> EXERCISE INSTRUCTIONS
Could you give the entries again, exactly as written?
Segment Start: SUPPLIED DATA
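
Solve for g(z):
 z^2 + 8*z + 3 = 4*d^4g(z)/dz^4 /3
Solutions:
 g(z) = C1 + C2*z + C3*z^2 + C4*z^3 + z^6/480 + z^5/20 + 3*z^4/32


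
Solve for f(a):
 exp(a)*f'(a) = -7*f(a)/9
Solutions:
 f(a) = C1*exp(7*exp(-a)/9)


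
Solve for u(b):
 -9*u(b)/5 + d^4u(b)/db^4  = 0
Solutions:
 u(b) = C1*exp(-sqrt(3)*5^(3/4)*b/5) + C2*exp(sqrt(3)*5^(3/4)*b/5) + C3*sin(sqrt(3)*5^(3/4)*b/5) + C4*cos(sqrt(3)*5^(3/4)*b/5)


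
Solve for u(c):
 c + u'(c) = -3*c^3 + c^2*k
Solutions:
 u(c) = C1 - 3*c^4/4 + c^3*k/3 - c^2/2


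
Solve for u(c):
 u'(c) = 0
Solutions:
 u(c) = C1


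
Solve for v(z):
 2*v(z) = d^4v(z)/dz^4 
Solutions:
 v(z) = C1*exp(-2^(1/4)*z) + C2*exp(2^(1/4)*z) + C3*sin(2^(1/4)*z) + C4*cos(2^(1/4)*z)


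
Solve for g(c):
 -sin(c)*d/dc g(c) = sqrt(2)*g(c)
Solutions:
 g(c) = C1*(cos(c) + 1)^(sqrt(2)/2)/(cos(c) - 1)^(sqrt(2)/2)


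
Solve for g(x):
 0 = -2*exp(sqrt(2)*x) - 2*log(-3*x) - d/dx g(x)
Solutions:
 g(x) = C1 - 2*x*log(-x) + 2*x*(1 - log(3)) - sqrt(2)*exp(sqrt(2)*x)


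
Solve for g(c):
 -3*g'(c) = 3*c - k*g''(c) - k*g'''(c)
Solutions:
 g(c) = C1 + C2*exp(c*(-1 + sqrt(k*(k + 12))/k)/2) + C3*exp(-c*(1 + sqrt(k*(k + 12))/k)/2) - c^2/2 - c*k/3


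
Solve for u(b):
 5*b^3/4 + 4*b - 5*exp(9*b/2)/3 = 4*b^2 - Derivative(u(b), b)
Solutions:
 u(b) = C1 - 5*b^4/16 + 4*b^3/3 - 2*b^2 + 10*exp(9*b/2)/27


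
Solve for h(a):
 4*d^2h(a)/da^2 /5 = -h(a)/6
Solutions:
 h(a) = C1*sin(sqrt(30)*a/12) + C2*cos(sqrt(30)*a/12)


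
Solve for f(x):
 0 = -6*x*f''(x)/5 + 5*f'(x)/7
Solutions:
 f(x) = C1 + C2*x^(67/42)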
Segment End: SUPPLIED DATA
> EXERCISE SOLUTION
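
Solve for g(z):
 z^2 + 8*z + 3 = 4*d^4g(z)/dz^4 /3
Solutions:
 g(z) = C1 + C2*z + C3*z^2 + C4*z^3 + z^6/480 + z^5/20 + 3*z^4/32


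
Solve for f(a):
 exp(a)*f'(a) = -7*f(a)/9
Solutions:
 f(a) = C1*exp(7*exp(-a)/9)


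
Solve for u(b):
 -9*u(b)/5 + d^4u(b)/db^4  = 0
Solutions:
 u(b) = C1*exp(-sqrt(3)*5^(3/4)*b/5) + C2*exp(sqrt(3)*5^(3/4)*b/5) + C3*sin(sqrt(3)*5^(3/4)*b/5) + C4*cos(sqrt(3)*5^(3/4)*b/5)


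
Solve for u(c):
 c + u'(c) = -3*c^3 + c^2*k
Solutions:
 u(c) = C1 - 3*c^4/4 + c^3*k/3 - c^2/2


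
Solve for u(c):
 u'(c) = 0
Solutions:
 u(c) = C1


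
Solve for v(z):
 2*v(z) = d^4v(z)/dz^4 
Solutions:
 v(z) = C1*exp(-2^(1/4)*z) + C2*exp(2^(1/4)*z) + C3*sin(2^(1/4)*z) + C4*cos(2^(1/4)*z)


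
Solve for g(c):
 -sin(c)*d/dc g(c) = sqrt(2)*g(c)
Solutions:
 g(c) = C1*(cos(c) + 1)^(sqrt(2)/2)/(cos(c) - 1)^(sqrt(2)/2)


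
Solve for g(x):
 0 = -2*exp(sqrt(2)*x) - 2*log(-3*x) - d/dx g(x)
Solutions:
 g(x) = C1 - 2*x*log(-x) + 2*x*(1 - log(3)) - sqrt(2)*exp(sqrt(2)*x)


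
Solve for g(c):
 -3*g'(c) = 3*c - k*g''(c) - k*g'''(c)
Solutions:
 g(c) = C1 + C2*exp(c*(-1 + sqrt(k*(k + 12))/k)/2) + C3*exp(-c*(1 + sqrt(k*(k + 12))/k)/2) - c^2/2 - c*k/3


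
Solve for u(b):
 5*b^3/4 + 4*b - 5*exp(9*b/2)/3 = 4*b^2 - Derivative(u(b), b)
Solutions:
 u(b) = C1 - 5*b^4/16 + 4*b^3/3 - 2*b^2 + 10*exp(9*b/2)/27


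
Solve for h(a):
 4*d^2h(a)/da^2 /5 = -h(a)/6
Solutions:
 h(a) = C1*sin(sqrt(30)*a/12) + C2*cos(sqrt(30)*a/12)


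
Solve for f(x):
 0 = -6*x*f''(x)/5 + 5*f'(x)/7
Solutions:
 f(x) = C1 + C2*x^(67/42)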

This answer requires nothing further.